Exercise objective: Using the entries that follow, write out the line containing "Let o = 1189/(-1176)", the line containing "Answer: 258201302/13573 ≈ 19023.", and every line between them, exactly and nothing else.

Data to use:
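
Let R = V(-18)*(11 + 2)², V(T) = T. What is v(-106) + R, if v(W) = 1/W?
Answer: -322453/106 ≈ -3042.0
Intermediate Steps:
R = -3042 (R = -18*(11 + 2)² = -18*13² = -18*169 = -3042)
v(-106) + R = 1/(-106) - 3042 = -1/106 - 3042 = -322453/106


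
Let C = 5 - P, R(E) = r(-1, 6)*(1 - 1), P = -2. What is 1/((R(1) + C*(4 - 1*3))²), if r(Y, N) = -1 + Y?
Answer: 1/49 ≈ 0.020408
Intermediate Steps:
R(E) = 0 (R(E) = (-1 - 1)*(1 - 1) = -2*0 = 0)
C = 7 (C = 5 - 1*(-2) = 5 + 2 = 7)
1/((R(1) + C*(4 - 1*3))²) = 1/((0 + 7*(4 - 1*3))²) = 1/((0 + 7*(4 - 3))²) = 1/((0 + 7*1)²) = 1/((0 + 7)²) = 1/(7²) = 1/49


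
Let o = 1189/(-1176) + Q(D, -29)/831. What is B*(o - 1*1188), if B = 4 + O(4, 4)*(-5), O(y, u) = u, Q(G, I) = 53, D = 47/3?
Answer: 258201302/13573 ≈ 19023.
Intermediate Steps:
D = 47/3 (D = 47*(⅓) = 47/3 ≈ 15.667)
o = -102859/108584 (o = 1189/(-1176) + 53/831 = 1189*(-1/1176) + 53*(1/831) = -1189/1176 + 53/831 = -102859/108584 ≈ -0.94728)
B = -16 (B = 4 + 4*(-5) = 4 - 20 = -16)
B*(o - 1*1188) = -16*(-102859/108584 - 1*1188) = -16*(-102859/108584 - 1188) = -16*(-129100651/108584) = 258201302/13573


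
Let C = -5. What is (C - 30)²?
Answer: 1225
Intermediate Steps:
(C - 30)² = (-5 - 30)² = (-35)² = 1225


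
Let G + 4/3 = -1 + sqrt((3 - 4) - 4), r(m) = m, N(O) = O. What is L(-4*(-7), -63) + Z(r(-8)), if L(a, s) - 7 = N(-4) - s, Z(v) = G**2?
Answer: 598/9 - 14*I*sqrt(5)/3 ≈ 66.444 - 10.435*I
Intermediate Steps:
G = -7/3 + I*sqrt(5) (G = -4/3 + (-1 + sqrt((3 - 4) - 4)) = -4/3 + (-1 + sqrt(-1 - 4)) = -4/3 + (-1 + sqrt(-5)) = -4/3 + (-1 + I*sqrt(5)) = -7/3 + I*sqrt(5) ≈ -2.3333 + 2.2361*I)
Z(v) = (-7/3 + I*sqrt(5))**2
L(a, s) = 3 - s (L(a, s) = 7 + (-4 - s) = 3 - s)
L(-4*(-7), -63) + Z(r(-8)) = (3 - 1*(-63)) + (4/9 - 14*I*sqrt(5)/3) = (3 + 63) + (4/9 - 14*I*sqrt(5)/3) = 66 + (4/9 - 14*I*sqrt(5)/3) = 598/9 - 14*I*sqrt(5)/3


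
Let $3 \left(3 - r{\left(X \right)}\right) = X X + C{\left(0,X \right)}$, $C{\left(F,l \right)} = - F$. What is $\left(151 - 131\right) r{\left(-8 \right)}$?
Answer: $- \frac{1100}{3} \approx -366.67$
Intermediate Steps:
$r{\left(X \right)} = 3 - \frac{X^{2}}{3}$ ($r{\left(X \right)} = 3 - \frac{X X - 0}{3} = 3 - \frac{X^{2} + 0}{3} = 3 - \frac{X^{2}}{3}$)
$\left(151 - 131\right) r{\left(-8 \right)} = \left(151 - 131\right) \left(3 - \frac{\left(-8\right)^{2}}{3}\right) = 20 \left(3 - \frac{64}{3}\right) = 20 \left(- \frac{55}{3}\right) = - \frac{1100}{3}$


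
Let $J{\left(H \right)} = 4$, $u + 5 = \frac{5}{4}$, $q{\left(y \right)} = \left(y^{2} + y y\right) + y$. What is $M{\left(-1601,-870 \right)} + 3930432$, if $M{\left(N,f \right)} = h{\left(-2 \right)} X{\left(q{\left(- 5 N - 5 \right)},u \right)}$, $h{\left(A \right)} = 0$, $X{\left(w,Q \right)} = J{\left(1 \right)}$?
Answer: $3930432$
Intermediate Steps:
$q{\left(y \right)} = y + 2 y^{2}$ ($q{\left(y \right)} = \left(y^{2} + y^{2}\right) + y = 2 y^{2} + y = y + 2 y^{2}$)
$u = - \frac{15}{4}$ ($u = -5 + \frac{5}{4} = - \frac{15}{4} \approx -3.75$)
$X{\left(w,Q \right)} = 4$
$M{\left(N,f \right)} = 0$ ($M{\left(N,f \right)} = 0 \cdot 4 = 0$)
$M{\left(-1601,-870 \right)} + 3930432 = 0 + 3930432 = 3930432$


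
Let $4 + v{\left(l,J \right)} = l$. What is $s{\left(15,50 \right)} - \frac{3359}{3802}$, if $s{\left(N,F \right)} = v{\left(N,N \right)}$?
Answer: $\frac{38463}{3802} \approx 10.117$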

--

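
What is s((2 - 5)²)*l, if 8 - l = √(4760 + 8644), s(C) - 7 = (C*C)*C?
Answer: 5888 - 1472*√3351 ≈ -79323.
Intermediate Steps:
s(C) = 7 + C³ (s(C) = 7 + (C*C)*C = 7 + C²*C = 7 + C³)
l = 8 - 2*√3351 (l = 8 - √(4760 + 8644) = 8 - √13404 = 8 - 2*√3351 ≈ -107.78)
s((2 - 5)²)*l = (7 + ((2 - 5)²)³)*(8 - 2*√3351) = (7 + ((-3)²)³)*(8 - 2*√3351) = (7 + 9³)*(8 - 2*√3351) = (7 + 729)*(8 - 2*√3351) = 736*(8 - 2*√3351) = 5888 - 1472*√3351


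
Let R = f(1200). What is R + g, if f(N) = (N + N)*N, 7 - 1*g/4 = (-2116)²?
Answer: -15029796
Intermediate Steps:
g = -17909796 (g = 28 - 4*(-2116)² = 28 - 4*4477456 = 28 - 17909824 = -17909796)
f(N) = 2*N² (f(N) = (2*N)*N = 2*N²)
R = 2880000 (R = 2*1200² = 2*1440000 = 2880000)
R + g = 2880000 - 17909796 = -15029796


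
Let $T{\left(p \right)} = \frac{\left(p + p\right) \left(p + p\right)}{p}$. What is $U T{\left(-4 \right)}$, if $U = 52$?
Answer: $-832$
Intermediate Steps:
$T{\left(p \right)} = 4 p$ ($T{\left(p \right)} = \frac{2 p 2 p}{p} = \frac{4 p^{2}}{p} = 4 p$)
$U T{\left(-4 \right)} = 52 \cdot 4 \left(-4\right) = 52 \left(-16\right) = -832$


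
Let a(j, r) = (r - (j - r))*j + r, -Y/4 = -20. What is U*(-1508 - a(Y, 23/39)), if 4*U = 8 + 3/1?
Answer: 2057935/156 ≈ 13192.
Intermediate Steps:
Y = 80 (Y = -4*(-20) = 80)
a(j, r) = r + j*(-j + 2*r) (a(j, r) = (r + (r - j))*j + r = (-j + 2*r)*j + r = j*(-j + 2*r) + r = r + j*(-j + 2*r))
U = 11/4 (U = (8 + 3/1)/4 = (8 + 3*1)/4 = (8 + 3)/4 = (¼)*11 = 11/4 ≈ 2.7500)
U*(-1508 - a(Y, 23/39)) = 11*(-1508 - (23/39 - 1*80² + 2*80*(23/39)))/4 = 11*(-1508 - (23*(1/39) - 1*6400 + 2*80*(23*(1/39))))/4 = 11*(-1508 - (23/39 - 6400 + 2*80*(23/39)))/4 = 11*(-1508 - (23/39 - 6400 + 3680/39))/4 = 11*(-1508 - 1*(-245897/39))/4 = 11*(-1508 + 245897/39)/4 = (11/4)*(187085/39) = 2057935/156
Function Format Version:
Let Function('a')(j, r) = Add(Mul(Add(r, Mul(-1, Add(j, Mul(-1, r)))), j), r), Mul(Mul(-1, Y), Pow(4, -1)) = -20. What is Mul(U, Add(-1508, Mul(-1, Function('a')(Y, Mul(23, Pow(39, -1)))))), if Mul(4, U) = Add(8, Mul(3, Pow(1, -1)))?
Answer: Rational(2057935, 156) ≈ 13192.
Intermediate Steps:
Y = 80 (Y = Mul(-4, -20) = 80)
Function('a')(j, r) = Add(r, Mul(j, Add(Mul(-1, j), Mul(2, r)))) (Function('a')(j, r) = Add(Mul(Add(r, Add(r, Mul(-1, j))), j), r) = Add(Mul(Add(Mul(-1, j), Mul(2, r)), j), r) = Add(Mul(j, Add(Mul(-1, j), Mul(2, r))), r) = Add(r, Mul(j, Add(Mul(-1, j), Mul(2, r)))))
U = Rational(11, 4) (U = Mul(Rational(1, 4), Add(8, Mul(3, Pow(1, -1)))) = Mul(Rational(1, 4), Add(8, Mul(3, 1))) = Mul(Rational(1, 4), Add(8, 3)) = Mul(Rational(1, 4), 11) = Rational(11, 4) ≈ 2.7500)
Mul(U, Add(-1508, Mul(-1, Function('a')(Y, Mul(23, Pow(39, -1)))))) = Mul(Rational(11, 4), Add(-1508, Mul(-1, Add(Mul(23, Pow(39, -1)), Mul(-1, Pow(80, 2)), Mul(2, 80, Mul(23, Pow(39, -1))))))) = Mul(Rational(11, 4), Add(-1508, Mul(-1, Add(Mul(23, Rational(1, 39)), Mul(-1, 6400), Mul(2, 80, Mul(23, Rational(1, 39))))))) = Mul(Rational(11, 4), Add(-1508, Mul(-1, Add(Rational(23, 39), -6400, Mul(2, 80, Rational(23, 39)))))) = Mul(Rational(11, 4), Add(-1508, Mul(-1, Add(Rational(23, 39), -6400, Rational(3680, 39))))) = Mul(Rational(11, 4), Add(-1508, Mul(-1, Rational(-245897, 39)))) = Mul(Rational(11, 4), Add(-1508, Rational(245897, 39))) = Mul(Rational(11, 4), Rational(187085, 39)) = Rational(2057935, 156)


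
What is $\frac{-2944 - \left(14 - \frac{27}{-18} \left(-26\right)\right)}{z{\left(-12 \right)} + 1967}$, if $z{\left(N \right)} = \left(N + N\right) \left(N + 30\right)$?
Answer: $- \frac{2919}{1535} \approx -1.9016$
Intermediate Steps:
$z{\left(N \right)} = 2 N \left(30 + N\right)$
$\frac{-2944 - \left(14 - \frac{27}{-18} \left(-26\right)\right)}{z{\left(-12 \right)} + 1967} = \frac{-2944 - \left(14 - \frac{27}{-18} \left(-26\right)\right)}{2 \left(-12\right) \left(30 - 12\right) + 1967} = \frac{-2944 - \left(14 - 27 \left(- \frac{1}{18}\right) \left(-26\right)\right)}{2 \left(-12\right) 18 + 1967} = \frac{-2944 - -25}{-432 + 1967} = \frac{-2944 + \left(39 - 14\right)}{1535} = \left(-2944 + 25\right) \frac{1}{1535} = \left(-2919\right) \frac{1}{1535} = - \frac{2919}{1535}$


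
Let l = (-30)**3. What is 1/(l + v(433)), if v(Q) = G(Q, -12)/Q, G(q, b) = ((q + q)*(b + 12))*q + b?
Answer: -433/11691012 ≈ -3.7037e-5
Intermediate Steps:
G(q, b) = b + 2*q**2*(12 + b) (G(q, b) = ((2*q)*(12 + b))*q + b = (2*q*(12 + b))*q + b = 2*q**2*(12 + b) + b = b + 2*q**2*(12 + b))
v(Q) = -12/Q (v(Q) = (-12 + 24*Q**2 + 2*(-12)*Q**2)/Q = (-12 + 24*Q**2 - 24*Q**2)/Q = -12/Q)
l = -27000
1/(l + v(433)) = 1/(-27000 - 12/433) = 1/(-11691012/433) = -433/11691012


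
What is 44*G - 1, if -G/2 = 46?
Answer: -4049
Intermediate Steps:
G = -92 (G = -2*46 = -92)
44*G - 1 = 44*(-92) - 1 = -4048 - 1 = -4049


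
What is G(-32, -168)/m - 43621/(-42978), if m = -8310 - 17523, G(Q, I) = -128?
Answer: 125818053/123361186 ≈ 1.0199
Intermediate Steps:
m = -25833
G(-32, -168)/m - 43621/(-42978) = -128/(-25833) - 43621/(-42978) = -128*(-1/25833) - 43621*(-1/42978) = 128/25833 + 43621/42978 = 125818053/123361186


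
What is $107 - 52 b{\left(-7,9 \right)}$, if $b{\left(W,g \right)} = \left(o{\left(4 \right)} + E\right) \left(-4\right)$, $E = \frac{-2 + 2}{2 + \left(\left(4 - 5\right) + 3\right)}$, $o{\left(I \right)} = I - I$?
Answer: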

--

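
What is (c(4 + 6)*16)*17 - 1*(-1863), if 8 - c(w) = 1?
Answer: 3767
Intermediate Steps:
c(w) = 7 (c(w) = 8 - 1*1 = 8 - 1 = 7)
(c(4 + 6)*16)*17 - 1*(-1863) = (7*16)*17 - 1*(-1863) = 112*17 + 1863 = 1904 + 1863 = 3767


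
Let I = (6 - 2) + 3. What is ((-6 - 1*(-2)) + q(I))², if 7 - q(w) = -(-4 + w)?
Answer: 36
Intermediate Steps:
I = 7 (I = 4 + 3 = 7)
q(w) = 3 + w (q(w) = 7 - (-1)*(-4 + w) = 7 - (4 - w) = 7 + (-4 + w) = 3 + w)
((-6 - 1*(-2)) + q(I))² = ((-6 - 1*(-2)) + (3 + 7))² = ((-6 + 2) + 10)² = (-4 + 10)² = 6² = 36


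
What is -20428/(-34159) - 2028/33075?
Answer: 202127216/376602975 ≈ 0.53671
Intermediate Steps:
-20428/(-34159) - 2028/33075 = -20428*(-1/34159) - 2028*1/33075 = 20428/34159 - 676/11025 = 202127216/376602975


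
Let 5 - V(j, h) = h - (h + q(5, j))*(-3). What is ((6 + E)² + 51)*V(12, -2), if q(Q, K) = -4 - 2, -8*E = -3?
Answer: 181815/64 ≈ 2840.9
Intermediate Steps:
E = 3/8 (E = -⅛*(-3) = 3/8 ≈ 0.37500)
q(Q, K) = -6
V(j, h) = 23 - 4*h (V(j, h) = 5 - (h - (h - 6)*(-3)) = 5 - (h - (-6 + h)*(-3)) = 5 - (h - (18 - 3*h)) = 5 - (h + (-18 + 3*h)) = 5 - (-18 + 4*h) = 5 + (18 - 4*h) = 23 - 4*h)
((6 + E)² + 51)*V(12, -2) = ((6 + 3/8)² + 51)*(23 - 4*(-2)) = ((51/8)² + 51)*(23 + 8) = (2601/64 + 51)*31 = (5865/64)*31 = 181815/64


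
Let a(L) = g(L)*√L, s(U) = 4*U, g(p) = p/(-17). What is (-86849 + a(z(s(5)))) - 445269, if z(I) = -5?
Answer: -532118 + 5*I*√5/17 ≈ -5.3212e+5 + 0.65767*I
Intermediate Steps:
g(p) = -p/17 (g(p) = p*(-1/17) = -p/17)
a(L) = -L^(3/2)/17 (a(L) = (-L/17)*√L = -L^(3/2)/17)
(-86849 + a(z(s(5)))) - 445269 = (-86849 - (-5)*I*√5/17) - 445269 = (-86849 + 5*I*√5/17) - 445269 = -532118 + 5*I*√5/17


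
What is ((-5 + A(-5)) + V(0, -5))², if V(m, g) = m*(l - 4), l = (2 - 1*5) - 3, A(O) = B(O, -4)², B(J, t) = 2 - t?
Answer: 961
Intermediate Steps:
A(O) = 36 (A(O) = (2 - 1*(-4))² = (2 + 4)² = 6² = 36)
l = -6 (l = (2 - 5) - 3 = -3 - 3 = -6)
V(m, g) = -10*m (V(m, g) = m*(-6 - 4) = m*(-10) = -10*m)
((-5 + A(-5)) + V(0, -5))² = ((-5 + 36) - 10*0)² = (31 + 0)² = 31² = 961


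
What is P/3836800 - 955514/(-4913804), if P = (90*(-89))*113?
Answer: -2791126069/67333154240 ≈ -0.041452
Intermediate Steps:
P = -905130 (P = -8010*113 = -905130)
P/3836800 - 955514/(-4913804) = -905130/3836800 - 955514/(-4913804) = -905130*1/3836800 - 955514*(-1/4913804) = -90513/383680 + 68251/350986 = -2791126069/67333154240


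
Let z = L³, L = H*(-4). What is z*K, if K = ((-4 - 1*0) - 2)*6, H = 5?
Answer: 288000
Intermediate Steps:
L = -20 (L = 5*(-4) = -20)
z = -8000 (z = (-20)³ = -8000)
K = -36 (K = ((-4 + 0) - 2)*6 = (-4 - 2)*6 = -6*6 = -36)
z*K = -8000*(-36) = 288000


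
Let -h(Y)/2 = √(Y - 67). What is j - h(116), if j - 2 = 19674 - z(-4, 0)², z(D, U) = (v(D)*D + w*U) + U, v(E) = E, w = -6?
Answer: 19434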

Written answer:
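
Let o = 1189/(-1176) + Q(D, -29)/831. What is B*(o - 1*1188), if B = 4 + O(4, 4)*(-5), O(y, u) = u, Q(G, I) = 53, D = 47/3?
Answer: 258201302/13573 ≈ 19023.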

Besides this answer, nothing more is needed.